For each line of the data that includes the word "nouns", copy the line.

# # #

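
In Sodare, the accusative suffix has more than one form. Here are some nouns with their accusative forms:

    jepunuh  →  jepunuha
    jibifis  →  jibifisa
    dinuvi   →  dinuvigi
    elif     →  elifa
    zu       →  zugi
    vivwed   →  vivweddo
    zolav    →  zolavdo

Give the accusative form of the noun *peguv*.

The alternation tracks the final sound of the stem — -a when the stem ends in a voiceless consonant (*jepunuh*, *jibifis*, *elif*); -do when the stem ends in a voiced consonant (*vivwed*, *zolav*); -gi when the stem ends in a vowel (*dinuvi*, *zu*).
Since the final sound of *peguv* is /v/ (a voiced consonant), it takes -do, giving *peguvdo*.

peguvdo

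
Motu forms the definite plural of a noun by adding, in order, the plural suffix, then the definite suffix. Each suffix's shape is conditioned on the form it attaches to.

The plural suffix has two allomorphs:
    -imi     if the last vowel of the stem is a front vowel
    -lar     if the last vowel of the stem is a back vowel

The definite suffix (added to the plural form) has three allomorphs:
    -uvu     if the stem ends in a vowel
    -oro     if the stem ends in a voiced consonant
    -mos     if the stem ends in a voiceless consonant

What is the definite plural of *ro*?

Since the last vowel of *ro* is /o/ (a back vowel), it takes -lar, giving *rolar*.
The final sound of the plural form *rolar* is /r/, which is a voiced consonant, so the definite suffix is -oro, giving *rolaroro*.

rolaroro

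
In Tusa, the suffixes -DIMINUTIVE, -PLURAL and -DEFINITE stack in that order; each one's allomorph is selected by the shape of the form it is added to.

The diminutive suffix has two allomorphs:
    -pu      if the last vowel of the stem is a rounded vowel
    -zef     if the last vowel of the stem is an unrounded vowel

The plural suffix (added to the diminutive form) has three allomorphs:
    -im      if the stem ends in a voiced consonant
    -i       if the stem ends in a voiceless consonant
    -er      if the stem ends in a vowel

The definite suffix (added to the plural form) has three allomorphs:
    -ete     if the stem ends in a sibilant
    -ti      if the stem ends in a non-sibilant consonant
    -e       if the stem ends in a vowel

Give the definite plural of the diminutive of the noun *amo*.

amopuerti

*amo*: last vowel = /o/, a rounded vowel → -pu → *amopu*.
The diminutive form *amopu* — final sound /u/ (a vowel) → -er → *amopuer*.
The plural form *amopuer* — final sound /r/ (a non-sibilant consonant) → -ti → *amopuerti*.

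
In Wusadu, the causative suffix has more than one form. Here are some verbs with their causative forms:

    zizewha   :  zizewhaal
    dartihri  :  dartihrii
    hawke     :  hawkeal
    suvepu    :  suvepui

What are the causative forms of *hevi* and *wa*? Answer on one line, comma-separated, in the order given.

The suffix is conditioned by the last vowel: -i when the last vowel of the stem is a high vowel (*dartihri*, *suvepu*); -al when the last vowel of the stem is a non-high vowel (*zizewha*, *hawke*).
*hevi*: last vowel = /i/, a high vowel → -i → *hevii*.
*wa* — last vowel /a/ (a non-high vowel) → -al → *waal*.

hevii, waal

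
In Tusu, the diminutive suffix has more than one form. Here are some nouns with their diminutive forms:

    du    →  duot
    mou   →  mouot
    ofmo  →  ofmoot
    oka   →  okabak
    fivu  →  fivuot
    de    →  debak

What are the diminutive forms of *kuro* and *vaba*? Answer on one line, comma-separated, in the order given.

The suffix is conditioned by the last vowel: -ot when the last vowel of the stem is a rounded vowel (*du*, *mou*, *ofmo*, *fivu*); -bak when the last vowel of the stem is an unrounded vowel (*oka*, *de*).
*kuro* — last vowel /o/ (a rounded vowel) → -ot → *kuroot*.
*vaba*: last vowel = /a/, an unrounded vowel → -bak → *vababak*.

kuroot, vababak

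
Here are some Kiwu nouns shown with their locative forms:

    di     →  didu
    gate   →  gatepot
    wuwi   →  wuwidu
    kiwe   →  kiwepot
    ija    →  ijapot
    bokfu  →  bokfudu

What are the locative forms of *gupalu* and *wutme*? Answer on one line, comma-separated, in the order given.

gupaludu, wutmepot

The pattern is height harmony: -du when the last vowel of the stem is a high vowel (*di*, *wuwi*, *bokfu*); -pot when the last vowel of the stem is a non-high vowel (*gate*, *kiwe*, *ija*).
Since the last vowel of *gupalu* is /u/ (a high vowel), it takes -du, giving *gupaludu*.
*wutme* — last vowel /e/ (a non-high vowel) → -pot → *wutmepot*.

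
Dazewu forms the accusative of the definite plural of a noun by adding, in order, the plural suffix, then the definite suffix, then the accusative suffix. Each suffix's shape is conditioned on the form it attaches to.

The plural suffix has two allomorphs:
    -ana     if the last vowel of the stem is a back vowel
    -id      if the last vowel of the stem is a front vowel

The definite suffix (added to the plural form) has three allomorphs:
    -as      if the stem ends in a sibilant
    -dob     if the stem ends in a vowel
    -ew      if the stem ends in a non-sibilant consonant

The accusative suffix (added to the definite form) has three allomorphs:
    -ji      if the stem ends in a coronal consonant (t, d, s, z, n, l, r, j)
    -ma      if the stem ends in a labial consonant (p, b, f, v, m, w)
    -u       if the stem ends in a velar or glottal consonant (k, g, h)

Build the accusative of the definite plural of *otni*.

*otni*: last vowel = /i/, a front vowel → -id → *otniid*.
The final sound of the plural form *otniid* is /d/, which is a non-sibilant consonant, so the definite suffix is -ew, giving *otniidew*.
Since the final consonant of the definite form *otniidew* is /w/ (labial), it takes -ma, giving *otniidewma*.

otniidewma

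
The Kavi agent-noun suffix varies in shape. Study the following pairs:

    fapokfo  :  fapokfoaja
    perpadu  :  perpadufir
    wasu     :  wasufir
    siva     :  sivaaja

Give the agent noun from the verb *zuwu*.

zuwufir

The pattern is height harmony: -fir when the last vowel of the stem is a high vowel (*perpadu*, *wasu*); -aja when the last vowel of the stem is a non-high vowel (*fapokfo*, *siva*).
*zuwu*: last vowel = /u/, a high vowel → -fir → *zuwufir*.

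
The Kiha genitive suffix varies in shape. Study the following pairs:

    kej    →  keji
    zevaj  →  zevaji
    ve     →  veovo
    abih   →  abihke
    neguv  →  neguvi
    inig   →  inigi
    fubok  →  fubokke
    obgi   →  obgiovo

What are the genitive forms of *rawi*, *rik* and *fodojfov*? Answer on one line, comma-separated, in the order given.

The alternation tracks the final sound of the stem — -ke when the stem ends in a voiceless consonant (*abih*, *fubok*); -i when the stem ends in a voiced consonant (*kej*, *zevaj*, *neguv*, *inig*); -ovo when the stem ends in a vowel (*ve*, *obgi*).
Since the final sound of *rawi* is /i/ (a vowel), it takes -ovo, giving *rawiovo*.
The final sound of *rik* is /k/, which is a voiceless consonant, so the suffix is -ke, giving *rikke*.
The final sound of *fodojfov* is /v/, which is a voiced consonant, so the suffix is -i, giving *fodojfovi*.

rawiovo, rikke, fodojfovi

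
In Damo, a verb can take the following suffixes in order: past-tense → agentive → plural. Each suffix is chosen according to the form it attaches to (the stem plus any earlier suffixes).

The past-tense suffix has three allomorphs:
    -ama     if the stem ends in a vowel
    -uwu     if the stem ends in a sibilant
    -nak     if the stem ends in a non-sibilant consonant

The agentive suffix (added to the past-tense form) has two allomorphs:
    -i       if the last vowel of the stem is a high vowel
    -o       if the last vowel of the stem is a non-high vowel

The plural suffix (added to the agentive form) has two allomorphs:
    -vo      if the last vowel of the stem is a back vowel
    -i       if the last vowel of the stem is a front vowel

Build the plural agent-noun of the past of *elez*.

elezuwuii

Since the final sound of *elez* is /z/ (a sibilant), it takes -uwu, giving *elezuwu*.
The last vowel of the past-tense form *elezuwu* is /u/, which is a high vowel, so the agentive suffix is -i, giving *elezuwui*.
The agentive form *elezuwui*: last vowel = /i/, a front vowel → -i → *elezuwuii*.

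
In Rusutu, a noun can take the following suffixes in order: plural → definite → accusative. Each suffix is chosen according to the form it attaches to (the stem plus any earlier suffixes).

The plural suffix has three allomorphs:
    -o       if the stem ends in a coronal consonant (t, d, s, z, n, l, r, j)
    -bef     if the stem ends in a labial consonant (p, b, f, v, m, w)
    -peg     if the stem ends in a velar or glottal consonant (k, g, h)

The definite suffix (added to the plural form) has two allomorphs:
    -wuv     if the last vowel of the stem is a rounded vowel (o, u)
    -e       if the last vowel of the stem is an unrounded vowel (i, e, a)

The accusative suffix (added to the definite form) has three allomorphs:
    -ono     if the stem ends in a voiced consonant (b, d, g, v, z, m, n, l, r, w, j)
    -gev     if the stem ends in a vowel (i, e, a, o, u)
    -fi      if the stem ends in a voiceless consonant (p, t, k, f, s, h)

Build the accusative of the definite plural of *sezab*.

Since the final consonant of *sezab* is /b/ (labial), it takes -bef, giving *sezabbef*.
The last vowel of the plural form *sezabbef* is /e/, which is an unrounded vowel, so the definite suffix is -e, giving *sezabbefe*.
The definite form *sezabbefe* — final sound /e/ (a vowel) → -gev → *sezabbefegev*.

sezabbefegev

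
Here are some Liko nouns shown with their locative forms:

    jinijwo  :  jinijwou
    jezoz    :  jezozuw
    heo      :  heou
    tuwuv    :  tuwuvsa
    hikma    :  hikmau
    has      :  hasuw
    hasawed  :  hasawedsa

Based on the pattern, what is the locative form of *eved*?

evedsa

Looking at the final sound of each stem: -uw when the stem ends in a sibilant (*jezoz*, *has*); -sa when the stem ends in a non-sibilant consonant (*tuwuv*, *hasawed*); -u when the stem ends in a vowel (*jinijwo*, *heo*, *hikma*).
*eved*: final sound = /d/, a non-sibilant consonant → -sa → *evedsa*.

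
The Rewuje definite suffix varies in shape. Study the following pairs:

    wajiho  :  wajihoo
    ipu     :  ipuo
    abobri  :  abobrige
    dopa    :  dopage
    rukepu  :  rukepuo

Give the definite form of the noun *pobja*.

The alternation tracks the last vowel of the stem — -o when the last vowel of the stem is a rounded vowel (*wajiho*, *ipu*, *rukepu*); -ge when the last vowel of the stem is an unrounded vowel (*abobri*, *dopa*).
*pobja*: last vowel = /a/, an unrounded vowel → -ge → *pobjage*.

pobjage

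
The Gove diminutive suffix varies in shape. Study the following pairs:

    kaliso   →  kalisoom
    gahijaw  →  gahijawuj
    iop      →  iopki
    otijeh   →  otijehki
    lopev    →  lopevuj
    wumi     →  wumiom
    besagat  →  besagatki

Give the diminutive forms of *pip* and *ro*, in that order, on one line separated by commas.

The alternation tracks the final sound of the stem — -ki when the stem ends in a voiceless consonant (*iop*, *otijeh*, *besagat*); -uj when the stem ends in a voiced consonant (*gahijaw*, *lopev*); -om when the stem ends in a vowel (*kaliso*, *wumi*).
The final sound of *pip* is /p/, which is a voiceless consonant, so the suffix is -ki, giving *pipki*.
*ro*: final sound = /o/, a vowel → -om → *room*.

pipki, room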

# # #

(Written solution):
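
In Sodare, the accusative suffix has more than one form. Here are some nouns with their accusative forms:
In Tusu, the diminutive suffix has more than one form. Here are some nouns with their diminutive forms:
Here are some Kiwu nouns shown with their locative forms:
Here are some Liko nouns shown with their locative forms: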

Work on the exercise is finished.